Find the line with "(m'−m+k)! (l−m'−k)!] ·" in the records below. Copy it and every line after it, up to and including the line with "summed over every".
Start of Block
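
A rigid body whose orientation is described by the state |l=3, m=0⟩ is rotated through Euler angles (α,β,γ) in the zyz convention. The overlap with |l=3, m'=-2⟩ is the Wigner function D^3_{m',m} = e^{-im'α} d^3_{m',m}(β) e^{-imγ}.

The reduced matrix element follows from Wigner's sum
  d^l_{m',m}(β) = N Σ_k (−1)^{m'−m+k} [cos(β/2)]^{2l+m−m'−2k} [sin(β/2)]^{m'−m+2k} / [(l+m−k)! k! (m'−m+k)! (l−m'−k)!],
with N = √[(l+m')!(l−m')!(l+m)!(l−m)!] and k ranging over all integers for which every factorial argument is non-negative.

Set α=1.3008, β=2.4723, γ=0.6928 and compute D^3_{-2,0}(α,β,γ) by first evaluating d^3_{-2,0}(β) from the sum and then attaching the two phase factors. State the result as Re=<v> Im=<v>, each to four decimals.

First d^3_{-2,0}(β=2.4723), then the phase factors e^{-i(-2)α} and e^{-i(0)γ}:
c=cos(2.4723/2)=0.328435, s=sin(2.4723/2)=0.944527; N=√[1·120·6·6]=65.726707
Admissible k: 2..3 (factorial args all ≥0)
  k=2: (−1)^0·65.7267/(12)·0.3284^4·0.9445^2 = +0.056857
  k=3: (−1)^1·65.7267/(12)·0.3284^2·0.9445^4 = -0.470237
d^3_{-2,0}(2.4723) = +0.056857 -0.470237 = -0.413379
Attach z-rotation phases: D = e^{-i(-2)(1.3008)}·(-0.413379)·e^{-i(0)(0.6928)} = +0.354561-0.212531i

Re=0.3546 Im=-0.2125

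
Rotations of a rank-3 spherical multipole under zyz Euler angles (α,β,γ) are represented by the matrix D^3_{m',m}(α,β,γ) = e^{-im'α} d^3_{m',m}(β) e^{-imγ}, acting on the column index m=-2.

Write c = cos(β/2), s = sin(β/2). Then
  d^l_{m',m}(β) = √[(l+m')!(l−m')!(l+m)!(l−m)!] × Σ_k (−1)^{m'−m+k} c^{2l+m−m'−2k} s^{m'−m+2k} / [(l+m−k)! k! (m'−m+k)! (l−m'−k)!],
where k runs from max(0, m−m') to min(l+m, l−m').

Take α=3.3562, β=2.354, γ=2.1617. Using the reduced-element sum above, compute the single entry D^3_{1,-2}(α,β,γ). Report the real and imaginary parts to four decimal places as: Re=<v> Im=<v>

First d^3_{1,-2}(β=2.354), then the phase factors e^{-i(1)α} and e^{-i(-2)γ}:
With c≡cos(β/2)=0.383697 and s≡sin(β/2)=0.923459, N=[24·2·1·120]^{1/2}=75.894664
Admissible k: 0..1 (factorial args all ≥0)
  k=0: (−1)^3·75.8947/(12)·0.3837^3·0.9235^3 = -0.281351
  k=1: (−1)^4·75.8947/(24)·0.3837^1·0.9235^5 = +0.814848
d^3_{1,-2}(2.354) = -0.281351 +0.814848 = +0.533497
Attach z-rotation phases: D = e^{-i(1)(3.3562)}·(+0.533497)·e^{-i(-2)(2.1617)} = +0.302817+0.439228i

Re=0.3028 Im=0.4392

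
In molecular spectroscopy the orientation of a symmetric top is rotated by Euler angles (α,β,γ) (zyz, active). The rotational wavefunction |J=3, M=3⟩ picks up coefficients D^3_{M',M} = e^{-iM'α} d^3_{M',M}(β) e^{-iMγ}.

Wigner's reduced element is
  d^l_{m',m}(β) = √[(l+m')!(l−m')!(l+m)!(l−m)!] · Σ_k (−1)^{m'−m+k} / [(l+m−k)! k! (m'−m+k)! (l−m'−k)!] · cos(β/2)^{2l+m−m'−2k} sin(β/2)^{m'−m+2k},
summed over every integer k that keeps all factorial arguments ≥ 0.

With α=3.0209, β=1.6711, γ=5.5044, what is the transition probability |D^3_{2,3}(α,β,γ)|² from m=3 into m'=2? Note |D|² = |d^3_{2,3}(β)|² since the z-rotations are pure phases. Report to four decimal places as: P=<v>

P=0.0609

Split into d^3_{2,3}(β=1.6711) × two z-phases.
Half-angle: c=0.670770, s=0.741666. N=√(120·1·720·1)=293.938769
Admissible k: 1..1 (factorial args all ≥0)
  k=1: (−1)^0·293.9388/(120)·0.6708^5·0.7417^1 = +0.246690
d^3_{2,3}(1.6711) = +0.246690
|D^3_{2,3}|² = |d^3_{2,3}(β)|² = (+0.246690)² = 0.060856 (the z-rotation phases have unit modulus)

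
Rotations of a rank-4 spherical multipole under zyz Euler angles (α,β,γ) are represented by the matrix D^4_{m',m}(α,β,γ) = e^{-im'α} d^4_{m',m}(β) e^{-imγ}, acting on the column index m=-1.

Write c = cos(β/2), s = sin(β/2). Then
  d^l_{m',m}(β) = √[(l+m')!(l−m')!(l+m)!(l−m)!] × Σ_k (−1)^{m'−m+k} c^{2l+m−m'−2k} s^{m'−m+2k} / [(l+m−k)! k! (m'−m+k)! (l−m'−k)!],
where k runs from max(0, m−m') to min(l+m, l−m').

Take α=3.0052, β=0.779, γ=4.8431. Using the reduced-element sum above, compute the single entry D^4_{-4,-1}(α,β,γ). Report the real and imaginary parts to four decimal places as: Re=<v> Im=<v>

Re=-0.1119 Im=-0.2541

First d^4_{-4,-1}(β=0.779), then the phase factors e^{-i(-4)α} and e^{-i(-1)γ}:
With c≡cos(β/2)=0.925099 and s≡sin(β/2)=0.379726, N=[1·40320·6·120]^{1/2}=5387.986637
Admissible k: 3..3 (factorial args all ≥0)
  k=3: (−1)^0·5387.9866/(720)·0.9251^5·0.3797^3 = +0.277617
d^4_{-4,-1}(0.779) = +0.277617
Phases: e^{-i·(-4)·3.0052}=+0.854831-0.518906i, e^{-i·(-1)·4.8431}=+0.130339-0.991469i ⇒ D=-0.111897-0.254067i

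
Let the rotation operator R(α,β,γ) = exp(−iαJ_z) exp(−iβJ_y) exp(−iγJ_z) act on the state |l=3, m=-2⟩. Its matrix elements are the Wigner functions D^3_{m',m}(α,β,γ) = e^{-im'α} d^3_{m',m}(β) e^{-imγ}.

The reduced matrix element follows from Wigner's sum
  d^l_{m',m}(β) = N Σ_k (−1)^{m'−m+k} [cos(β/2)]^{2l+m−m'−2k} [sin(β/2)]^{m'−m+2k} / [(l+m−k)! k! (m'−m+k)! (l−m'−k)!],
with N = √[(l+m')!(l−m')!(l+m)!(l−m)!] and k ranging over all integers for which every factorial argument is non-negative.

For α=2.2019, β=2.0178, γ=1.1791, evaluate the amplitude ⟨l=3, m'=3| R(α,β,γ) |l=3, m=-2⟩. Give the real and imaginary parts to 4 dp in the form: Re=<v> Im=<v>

Re=0.2539 Im=-0.5063

D^3_{3,-2}(2.2019,2.0178,1.1791) = e^{-i·3·2.2019}·d^3_{3,-2}(2.0178)·e^{-i·-2·1.1791}. Compute d first:
c=cos(2.0178/2)=0.532792, s=sin(2.0178/2)=0.846246; N=√[720·1·1·120]=293.938769
k: max(0,(-2)−(3))=0 … min(3+(-2),3−(3))=0
  k=0: (−1)^5·293.9388/(120)·0.5328^1·0.8462^5 = -0.566392
d^3_{3,-2}(2.0178) = -0.566392
Attach z-rotation phases: D = e^{-i(3)(2.2019)}·(-0.566392)·e^{-i(-2)(1.1791)} = +0.253927-0.506282i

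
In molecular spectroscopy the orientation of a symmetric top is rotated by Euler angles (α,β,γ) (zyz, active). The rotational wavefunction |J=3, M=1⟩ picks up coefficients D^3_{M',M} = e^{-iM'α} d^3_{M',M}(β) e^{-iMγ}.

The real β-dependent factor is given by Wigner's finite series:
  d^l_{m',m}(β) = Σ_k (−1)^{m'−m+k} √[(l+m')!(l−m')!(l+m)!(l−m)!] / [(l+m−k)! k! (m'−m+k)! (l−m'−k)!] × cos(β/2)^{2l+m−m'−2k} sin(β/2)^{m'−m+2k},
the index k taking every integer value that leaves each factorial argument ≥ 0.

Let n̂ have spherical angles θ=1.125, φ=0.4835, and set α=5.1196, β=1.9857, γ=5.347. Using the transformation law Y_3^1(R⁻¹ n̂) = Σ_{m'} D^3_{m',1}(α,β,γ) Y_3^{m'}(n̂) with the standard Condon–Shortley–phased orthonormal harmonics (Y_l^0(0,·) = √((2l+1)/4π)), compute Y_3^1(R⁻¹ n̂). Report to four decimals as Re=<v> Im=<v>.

Re=-0.2191 Im=0.0553

Need the full column D^3_{m',1} for m'=−3..3 at α=5.1196, β=1.9857, γ=5.347.
cos(β/2)=0.546305, sin(β/2)=0.837586
d^3_{-3,1}: single k=4 term ⇒ +0.568898;  D = -0.473661-0.315103i
d^3_{-2,1}: k∈[3..4] ⇒ +0.605932 -0.712169 = -0.106237;  D = -0.019000+0.104524i
d^3_{-1,1}: k∈[2..4] ⇒ +0.374931 -1.175110 +0.345285 = -0.454895;  D = -0.443184+0.102554i
d^3_{0,1}: k∈[1..3] ⇒ +0.141187 -0.995649 +0.780142 = -0.074319;  D = -0.044061-0.059849i
d^3_{1,1}: k∈[0..2] ⇒ +0.026583 -0.499908 +0.881333 = +0.408009;  D = -0.205901+0.352244i
d^3_{2,1}: k∈[0..1] ⇒ -0.128886 +0.605932 = +0.477047;  D = -0.473515-0.057943i
d^3_{3,1}: single k=0 term ⇒ +0.242017;  D = -0.068149-0.232224i
Y_3^{m'}(θ=1.125,φ=0.4835) and Σ D·Y over m':
  (-0.4737-0.3151i)·(+0.0368-0.3042i)  (-0.0190+0.1045i)·(+0.2037-0.2953i)  (-0.4432+0.1026i)·(-0.0182+0.0095i)  (-0.0441-0.0598i)·(-0.3331+0.0000i)  (-0.2059+0.3522i)·(+0.0182+0.0095i)  (-0.4735-0.0579i)·(+0.2037+0.2953i)  (-0.0681-0.2322i)·(-0.0368-0.3042i)
Y_3^1(R⁻¹ n̂) = -0.219122+0.055344i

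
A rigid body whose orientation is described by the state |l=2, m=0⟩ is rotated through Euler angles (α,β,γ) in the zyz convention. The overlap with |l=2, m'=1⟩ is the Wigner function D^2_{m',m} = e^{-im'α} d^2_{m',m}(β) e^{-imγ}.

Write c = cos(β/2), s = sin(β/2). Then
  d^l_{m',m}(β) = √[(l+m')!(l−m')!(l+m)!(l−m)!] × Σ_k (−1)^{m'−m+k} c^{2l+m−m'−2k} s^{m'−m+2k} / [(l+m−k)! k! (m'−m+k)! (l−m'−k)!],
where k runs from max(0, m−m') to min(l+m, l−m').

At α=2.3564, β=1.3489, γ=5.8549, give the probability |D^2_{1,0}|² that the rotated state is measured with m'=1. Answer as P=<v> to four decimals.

First d^2_{1,0}(β=1.3489), then the phase factors e^{-i(1)α} and e^{-i(0)γ}:
Half-angle: c=0.781051, s=0.624468. N=√(6·1·2·2)=4.898979
k: max(0,(0)−(1))=0 … min(2+(0),2−(1))=1
  k=0: (−1)^1·4.8990/(2)·0.7811^3·0.6245^1 = -0.728825
  k=1: (−1)^2·4.8990/(2)·0.7811^1·0.6245^3 = +0.465892
d^2_{1,0}(1.3489) = -0.728825 +0.465892 = -0.262933
|D^2_{1,0}|² = |d^2_{1,0}(β)|² = (-0.262933)² = 0.069134 (the z-rotation phases have unit modulus)

P=0.0691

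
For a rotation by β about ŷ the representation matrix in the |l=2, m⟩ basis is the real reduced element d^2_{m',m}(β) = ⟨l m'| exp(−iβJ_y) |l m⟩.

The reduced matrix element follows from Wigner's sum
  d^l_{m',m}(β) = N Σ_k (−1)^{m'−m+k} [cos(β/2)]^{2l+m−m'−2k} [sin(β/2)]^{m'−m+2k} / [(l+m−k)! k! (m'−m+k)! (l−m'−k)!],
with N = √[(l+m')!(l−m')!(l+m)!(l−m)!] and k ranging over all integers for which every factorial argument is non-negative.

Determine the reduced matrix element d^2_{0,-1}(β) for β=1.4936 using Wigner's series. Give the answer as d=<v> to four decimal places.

d^2_{0,-1}(β=1.4936) via Wigner's sum:
Half-angle: c=0.733866, s=0.679294. N=√(2·2·1·6)=4.898979
The bounds max(0,m−m')=0 and min(l+m,l−m')=1 give 2 terms
  k=0: (−1)^1·4.8990/(2)·0.7339^3·0.6793^1 = -0.657634
  k=1: (−1)^2·4.8990/(2)·0.7339^1·0.6793^3 = +0.563463
d^2_{0,-1}(1.4936) = -0.657634 +0.563463 = -0.094171

d=-0.0942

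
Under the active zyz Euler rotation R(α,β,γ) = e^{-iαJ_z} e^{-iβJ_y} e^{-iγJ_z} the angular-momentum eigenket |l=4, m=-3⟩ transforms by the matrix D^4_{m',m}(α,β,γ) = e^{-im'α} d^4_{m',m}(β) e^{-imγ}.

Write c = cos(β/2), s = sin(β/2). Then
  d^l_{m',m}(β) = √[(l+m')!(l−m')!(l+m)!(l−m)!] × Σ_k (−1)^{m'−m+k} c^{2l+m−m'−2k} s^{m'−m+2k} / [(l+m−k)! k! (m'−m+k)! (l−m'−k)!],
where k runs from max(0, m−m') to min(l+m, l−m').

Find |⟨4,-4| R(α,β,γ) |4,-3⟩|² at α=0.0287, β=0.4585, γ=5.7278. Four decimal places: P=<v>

P=0.2850

First d^4_{-4,-3}(β=0.4585), then the phase factors e^{-i(-4)α} and e^{-i(-3)γ}:
With c≡cos(β/2)=0.973837 and s≡sin(β/2)=0.227247, N=[1·40320·1·5040]^{1/2}=14255.272709
k: max(0,(-3)−(-4))=1 … min(4+(-3),4−(-4))=1
  k=1: (−1)^0·14255.2727/(5040)·0.9738^7·0.2272^1 = +0.533885
d^4_{-4,-3}(0.4585) = +0.533885
|D^4_{-4,-3}|² = |d^4_{-4,-3}(β)|² = (+0.533885)² = 0.285033 (the z-rotation phases have unit modulus)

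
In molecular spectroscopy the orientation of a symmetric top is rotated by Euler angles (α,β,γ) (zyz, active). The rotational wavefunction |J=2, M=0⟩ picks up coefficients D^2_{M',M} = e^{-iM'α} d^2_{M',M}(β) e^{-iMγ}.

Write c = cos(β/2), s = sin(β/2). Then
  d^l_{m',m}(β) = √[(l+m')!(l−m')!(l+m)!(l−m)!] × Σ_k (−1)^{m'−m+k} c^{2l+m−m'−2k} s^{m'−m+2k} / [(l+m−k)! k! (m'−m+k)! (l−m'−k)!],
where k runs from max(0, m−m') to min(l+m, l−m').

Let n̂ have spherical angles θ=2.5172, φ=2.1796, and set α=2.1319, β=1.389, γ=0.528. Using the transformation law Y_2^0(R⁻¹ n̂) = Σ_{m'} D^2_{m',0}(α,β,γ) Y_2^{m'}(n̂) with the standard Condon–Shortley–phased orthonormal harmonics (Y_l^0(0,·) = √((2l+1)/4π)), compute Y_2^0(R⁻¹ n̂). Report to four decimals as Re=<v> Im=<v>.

Need the full column D^2_{m',0} for m'=−2..2 at α=2.1319, β=1.389, γ=0.528.
cos(β/2)=0.768374, sin(β/2)=0.640001
d^2_{-2,0}: single k=2 term ⇒ +0.592356;  D = -0.256901-0.533748i
d^2_{-1,0}: k∈[1..2] ⇒ +0.711171 -0.493391 = +0.217781;  D = -0.115886+0.184388i
d^2_{0,0}: k∈[0..2] ⇒ +0.348570 -0.967313 +0.167774 = -0.450969;  D = -0.450969+0.000000i
d^2_{1,0}: k∈[0..1] ⇒ -0.711171 +0.493391 = -0.217781;  D = +0.115886+0.184388i
d^2_{2,0}: single k=0 term ⇒ +0.592356;  D = -0.256901+0.533748i
Y_2^{m'}(θ=2.5172,φ=2.1796) and Σ D·Y over m':
  (-0.2569-0.5337i)·(-0.0457+0.1239i)  (-0.1159+0.1844i)·(+0.2096+0.3006i)  (-0.4510+0.0000i)·(+0.3074+0.0000i)  (+0.1159+0.1844i)·(-0.2096+0.3006i)  (-0.2569+0.5337i)·(-0.0457-0.1239i)
Y_2^0(R⁻¹ n̂) = -0.142365+0.000000i

Re=-0.1424 Im=0.0000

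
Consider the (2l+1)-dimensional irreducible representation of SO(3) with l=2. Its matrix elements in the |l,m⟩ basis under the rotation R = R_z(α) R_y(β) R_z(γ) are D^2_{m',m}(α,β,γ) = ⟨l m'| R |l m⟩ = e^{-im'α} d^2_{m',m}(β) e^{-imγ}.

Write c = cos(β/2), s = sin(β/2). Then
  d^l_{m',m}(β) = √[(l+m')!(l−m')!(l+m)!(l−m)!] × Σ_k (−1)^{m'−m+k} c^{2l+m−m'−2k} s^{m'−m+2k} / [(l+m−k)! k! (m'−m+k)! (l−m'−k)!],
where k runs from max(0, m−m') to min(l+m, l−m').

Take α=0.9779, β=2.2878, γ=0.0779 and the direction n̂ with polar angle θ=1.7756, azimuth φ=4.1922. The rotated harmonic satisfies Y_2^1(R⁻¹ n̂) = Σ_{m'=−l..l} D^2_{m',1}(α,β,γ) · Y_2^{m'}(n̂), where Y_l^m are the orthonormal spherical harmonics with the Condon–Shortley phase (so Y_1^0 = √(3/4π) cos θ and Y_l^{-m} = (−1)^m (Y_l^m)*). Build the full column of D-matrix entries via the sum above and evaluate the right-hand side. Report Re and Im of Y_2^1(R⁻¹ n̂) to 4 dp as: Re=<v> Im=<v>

Need the full column D^2_{m',1} for m'=−2..2 at α=0.9779, β=2.2878, γ=0.0779.
cos(β/2)=0.414048, sin(β/2)=0.910255
d^2_{-2,1}: single k=3 term ⇒ +0.624554;  D = -0.188802+0.595333i
d^2_{-1,1}: k∈[2..3] ⇒ +0.426136 -0.686519 = -0.260383;  D = -0.161857-0.203965i
d^2_{0,1}: k∈[1..2] ⇒ +0.158267 -0.764919 = -0.606652;  D = -0.604812+0.047210i
d^2_{1,1}: k∈[0..1] ⇒ +0.029390 -0.426136 = -0.396746;  D = -0.195410+0.345286i
d^2_{2,1}: single k=0 term ⇒ -0.129224;  D = +0.057705+0.115625i
Y_2^{m'}(θ=1.7756,φ=4.1922) and Σ D·Y over m':
  (-0.1888+0.5953i)·(-0.1873-0.3194i)  (-0.1619-0.2040i)·(+0.0765-0.1335i)  (-0.6048+0.0472i)·(-0.2763+0.0000i)  (-0.1954+0.3453i)·(-0.0765-0.1335i)  (+0.0577+0.1156i)·(-0.1873+0.3194i)
Y_2^1(R⁻¹ n̂) = +0.366299-0.061795i

Re=0.3663 Im=-0.0618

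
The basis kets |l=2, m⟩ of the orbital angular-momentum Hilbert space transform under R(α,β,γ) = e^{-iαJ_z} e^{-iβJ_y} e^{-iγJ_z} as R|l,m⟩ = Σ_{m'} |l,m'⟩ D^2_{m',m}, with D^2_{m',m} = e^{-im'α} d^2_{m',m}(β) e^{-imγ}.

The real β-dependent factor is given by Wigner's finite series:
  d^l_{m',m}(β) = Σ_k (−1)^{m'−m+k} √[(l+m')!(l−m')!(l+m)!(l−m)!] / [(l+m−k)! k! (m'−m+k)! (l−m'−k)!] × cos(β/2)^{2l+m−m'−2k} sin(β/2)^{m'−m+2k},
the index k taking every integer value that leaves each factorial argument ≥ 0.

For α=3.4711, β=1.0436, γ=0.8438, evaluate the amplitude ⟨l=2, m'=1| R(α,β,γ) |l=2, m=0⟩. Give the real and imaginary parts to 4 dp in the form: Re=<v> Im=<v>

Re=0.5039 Im=-0.1723

D^2_{1,0}(3.4711,1.0436,0.8438) = e^{-i·1·3.4711}·d^2_{1,0}(1.0436)·e^{-i·0·0.8438}. Compute d first:
Half-angle: c=0.866923, s=0.498441. N=√(6·1·2·2)=4.898979
k: max(0,(0)−(1))=0 … min(2+(0),2−(1))=1
  k=0: (−1)^1·4.8990/(2)·0.8669^3·0.4984^1 = -0.795485
  k=1: (−1)^2·4.8990/(2)·0.8669^1·0.4984^3 = +0.262965
d^2_{1,0}(1.0436) = -0.795485 +0.262965 = -0.532519
D = (-0.946202+0.323577i)·(-0.532519)·(+1.000000+0.000000i) = +0.503871-0.172311i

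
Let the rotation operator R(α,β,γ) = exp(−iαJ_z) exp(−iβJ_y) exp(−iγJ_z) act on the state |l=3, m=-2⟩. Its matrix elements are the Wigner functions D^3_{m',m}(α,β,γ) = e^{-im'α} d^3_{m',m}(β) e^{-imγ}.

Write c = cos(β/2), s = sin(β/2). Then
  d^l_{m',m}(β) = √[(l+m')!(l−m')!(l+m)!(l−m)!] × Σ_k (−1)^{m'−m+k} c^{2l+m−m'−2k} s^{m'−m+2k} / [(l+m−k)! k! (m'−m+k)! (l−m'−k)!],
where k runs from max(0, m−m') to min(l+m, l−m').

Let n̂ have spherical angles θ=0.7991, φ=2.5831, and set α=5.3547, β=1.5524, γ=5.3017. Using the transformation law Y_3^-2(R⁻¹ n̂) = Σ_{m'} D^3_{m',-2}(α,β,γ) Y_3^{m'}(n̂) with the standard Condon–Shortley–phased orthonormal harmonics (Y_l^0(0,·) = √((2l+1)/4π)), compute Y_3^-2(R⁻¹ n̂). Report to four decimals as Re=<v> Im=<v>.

Re=0.3393 Im=0.1758

Need the full column D^3_{m',-2} for m'=−3..3 at α=5.3547, β=1.5524, γ=5.3017.
cos(β/2)=0.713581, sin(β/2)=0.700573
d^3_{-3,-2}: single k=1 term ⇒ +0.317501;  D = +0.011439+0.317295i
d^3_{-2,-2}: k∈[0..1] ⇒ +0.132026 -0.636282 = -0.504256;  D = +0.392619-0.316425i
d^3_{-1,-2}: k∈[0..1] ⇒ -0.409892 +0.790168 = +0.380276;  D = -0.368442-0.094132i
d^3_{0,-2}: k∈[0..1] ⇒ +0.697012 -0.671831 = +0.025180;  D = -0.009624-0.023269i
d^3_{1,-2}: k∈[0..1] ⇒ -0.790168 +0.380811 = -0.409357;  D = -0.209168+0.351883i
d^3_{2,-2}: k∈[0..1] ⇒ +0.613295 -0.118228 = +0.495067;  D = +0.492289-0.052379i
d^3_{3,-2}: single k=0 term ⇒ -0.294975;  D = -0.200702-0.216169i
Y_3^{m'}(θ=0.7991,φ=2.5831) and Σ D·Y over m':
  (+0.0114+0.3173i)·(+0.0161-0.1528i)  (+0.3926-0.3164i)·(+0.1605+0.3290i)  (-0.3684-0.0941i)·(-0.2812-0.1757i)  (-0.0096-0.0233i)·(-0.1479+0.0000i)  (-0.2092+0.3519i)·(+0.2812-0.1757i)  (+0.4923-0.0524i)·(+0.1605-0.3290i)  (-0.2007-0.2162i)·(-0.0161-0.1528i)
Y_3^-2(R⁻¹ n̂) = +0.339265+0.175841i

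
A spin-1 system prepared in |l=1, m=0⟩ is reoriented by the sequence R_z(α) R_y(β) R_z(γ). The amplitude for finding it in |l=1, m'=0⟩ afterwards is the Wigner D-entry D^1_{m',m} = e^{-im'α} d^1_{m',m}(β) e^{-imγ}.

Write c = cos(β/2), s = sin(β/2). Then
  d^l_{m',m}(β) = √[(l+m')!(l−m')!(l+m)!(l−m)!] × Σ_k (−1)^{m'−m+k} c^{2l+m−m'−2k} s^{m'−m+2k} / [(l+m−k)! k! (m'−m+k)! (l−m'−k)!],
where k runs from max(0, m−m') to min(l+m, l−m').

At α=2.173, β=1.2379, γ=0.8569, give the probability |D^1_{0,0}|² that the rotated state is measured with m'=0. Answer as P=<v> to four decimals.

First d^1_{0,0}(β=1.2379), then the phase factors e^{-i(0)α} and e^{-i(0)γ}:
c=cos(1.2379/2)=0.814488, s=sin(1.2379/2)=0.580180; N=√[1·1·1·1]=1.000000
k: max(0,(0)−(0))=0 … min(1+(0),1−(0))=1
  k=0: (−1)^0·1.0000/(1)·0.8145^2·0.5802^0 = +0.663391
  k=1: (−1)^1·1.0000/(1)·0.8145^0·0.5802^2 = -0.336609
d^1_{0,0}(1.2379) = +0.663391 -0.336609 = +0.326782
|D^1_{0,0}|² = |d^1_{0,0}(β)|² = (+0.326782)² = 0.106786 (the z-rotation phases have unit modulus)

P=0.1068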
End of Block
**FINAL ANSWER:**
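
  d^l_{m',m}(β) = √[(l+m')!(l−m')!(l+m)!(l−m)!] · Σ_k (−1)^{m'−m+k} / [(l+m−k)! k! (m'−m+k)! (l−m'−k)!] · cos(β/2)^{2l+m−m'−2k} sin(β/2)^{m'−m+2k},
summed over every integer k that keeps all factorial arguments ≥ 0.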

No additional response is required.